**WHAT IS NEEDED:**
Only one thing is required: the number of lines in the entries below that contain "recorded".

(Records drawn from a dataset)
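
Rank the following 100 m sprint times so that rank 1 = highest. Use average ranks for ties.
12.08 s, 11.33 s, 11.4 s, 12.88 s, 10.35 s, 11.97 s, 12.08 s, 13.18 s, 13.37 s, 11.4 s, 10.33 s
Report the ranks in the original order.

4.5, 9, 7.5, 3, 10, 6, 4.5, 2, 1, 7.5, 11

Sorted (descending): 13.37, 13.18, 12.88, 12.08, 12.08, 11.97, 11.4, 11.4, 11.33, 10.35, 10.33
The 2 values of 12.08 occupy positions 4–5 → average rank (4+5)/2 = 4.5.
The 2 values of 11.4 occupy positions 7–8 → average rank (7+8)/2 = 7.5.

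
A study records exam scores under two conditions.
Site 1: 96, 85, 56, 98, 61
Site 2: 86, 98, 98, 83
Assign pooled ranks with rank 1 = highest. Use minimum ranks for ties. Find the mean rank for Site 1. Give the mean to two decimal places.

Sorted (descending): 98, 98, 98, 96, 86, 85, 83, 61, 56
The 3 values of 98 occupy positions 1–3 → each gets rank 1.
Site 1 values → pooled ranks: 96→4, 85→6, 56→9, 98→1, 61→8
Mean rank = (4 + 6 + 9 + 1 + 8) / 5 = 5.60

5.60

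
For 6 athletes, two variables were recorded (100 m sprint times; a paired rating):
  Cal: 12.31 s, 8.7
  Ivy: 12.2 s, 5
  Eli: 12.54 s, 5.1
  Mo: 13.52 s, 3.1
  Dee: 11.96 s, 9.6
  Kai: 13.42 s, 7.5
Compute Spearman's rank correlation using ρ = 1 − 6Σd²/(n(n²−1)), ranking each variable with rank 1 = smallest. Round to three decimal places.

-0.600

Ranks of variable 1: 3, 2, 4, 6, 1, 5
Ranks of variable 2: 5, 2, 3, 1, 6, 4
d = r₁ − r₂: -2, 0, 1, 5, -5, 1
d²: 4, 0, 1, 25, 25, 1; Σd² = 56
ρ = 1 − 6·56/(6·35) = 1 − 336/210 = -0.600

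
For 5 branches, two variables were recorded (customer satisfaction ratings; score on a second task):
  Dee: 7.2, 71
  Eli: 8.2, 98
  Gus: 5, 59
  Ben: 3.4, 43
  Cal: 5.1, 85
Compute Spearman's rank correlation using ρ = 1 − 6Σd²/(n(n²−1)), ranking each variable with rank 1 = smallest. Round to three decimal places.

Ranks of variable 1: 4, 5, 2, 1, 3
Ranks of variable 2: 3, 5, 2, 1, 4
d = r₁ − r₂: 1, 0, 0, 0, -1
d²: 1, 0, 0, 0, 1; Σd² = 2
ρ = 1 − 6·2/(5·24) = 1 − 12/120 = 0.900

0.900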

**ANSWER FOR THE TASK:**
2